● **EXERCISE DETAILS**
Return all lines of the records that contain the word "fractions".

Records from a dataset:
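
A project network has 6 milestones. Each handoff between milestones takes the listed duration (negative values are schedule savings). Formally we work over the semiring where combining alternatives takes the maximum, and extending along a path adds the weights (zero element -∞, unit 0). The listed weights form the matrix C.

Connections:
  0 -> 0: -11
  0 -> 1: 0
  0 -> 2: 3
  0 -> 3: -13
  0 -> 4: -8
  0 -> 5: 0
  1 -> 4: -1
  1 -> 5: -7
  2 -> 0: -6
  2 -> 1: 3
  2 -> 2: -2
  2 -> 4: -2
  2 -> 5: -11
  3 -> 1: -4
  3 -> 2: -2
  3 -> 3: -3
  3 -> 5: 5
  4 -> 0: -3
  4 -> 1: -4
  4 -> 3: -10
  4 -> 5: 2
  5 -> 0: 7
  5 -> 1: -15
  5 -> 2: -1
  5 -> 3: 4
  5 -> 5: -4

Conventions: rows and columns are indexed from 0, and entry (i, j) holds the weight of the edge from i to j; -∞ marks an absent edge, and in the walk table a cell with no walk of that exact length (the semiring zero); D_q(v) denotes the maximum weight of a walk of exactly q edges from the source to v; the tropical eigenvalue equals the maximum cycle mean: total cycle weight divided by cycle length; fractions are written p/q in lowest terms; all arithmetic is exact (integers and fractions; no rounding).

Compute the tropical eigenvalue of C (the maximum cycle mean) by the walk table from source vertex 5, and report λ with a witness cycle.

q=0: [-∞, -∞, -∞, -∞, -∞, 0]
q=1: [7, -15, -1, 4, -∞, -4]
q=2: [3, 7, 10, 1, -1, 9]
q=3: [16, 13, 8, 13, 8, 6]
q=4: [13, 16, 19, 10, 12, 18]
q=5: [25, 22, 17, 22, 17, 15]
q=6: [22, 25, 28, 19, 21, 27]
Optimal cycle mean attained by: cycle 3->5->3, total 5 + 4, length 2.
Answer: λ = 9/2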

...

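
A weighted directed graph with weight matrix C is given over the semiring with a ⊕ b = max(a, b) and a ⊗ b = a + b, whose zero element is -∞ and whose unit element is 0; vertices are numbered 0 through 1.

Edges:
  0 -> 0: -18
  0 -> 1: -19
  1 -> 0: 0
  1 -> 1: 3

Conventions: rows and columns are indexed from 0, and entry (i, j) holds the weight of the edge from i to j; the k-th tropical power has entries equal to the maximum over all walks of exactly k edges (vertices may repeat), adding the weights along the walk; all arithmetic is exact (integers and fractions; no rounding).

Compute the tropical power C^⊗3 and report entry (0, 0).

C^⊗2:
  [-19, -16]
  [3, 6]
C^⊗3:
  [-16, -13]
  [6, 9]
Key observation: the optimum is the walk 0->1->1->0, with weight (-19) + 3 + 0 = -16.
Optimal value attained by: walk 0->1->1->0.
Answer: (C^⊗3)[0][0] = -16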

● **RESULT**
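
Conventions: rows and columns are indexed from 0, and entry (i, j) holds the weight of the edge from i to j; -∞ marks an absent edge, and in the walk table a cell with no walk of that exact length (the semiring zero); D_q(v) denotes the maximum weight of a walk of exactly q edges from the source to v; the tropical eigenvalue equals the maximum cycle mean: total cycle weight divided by cycle length; fractions are written p/q in lowest terms; all arithmetic is exact (integers and fractions; no rounding).
Conventions: rows and columns are indexed from 0, and entry (i, j) holds the weight of the edge from i to j; the k-th tropical power has entries equal to the maximum over all walks of exactly k edges (vertices may repeat), adding the weights along the walk; all arithmetic is exact (integers and fractions; no rounding).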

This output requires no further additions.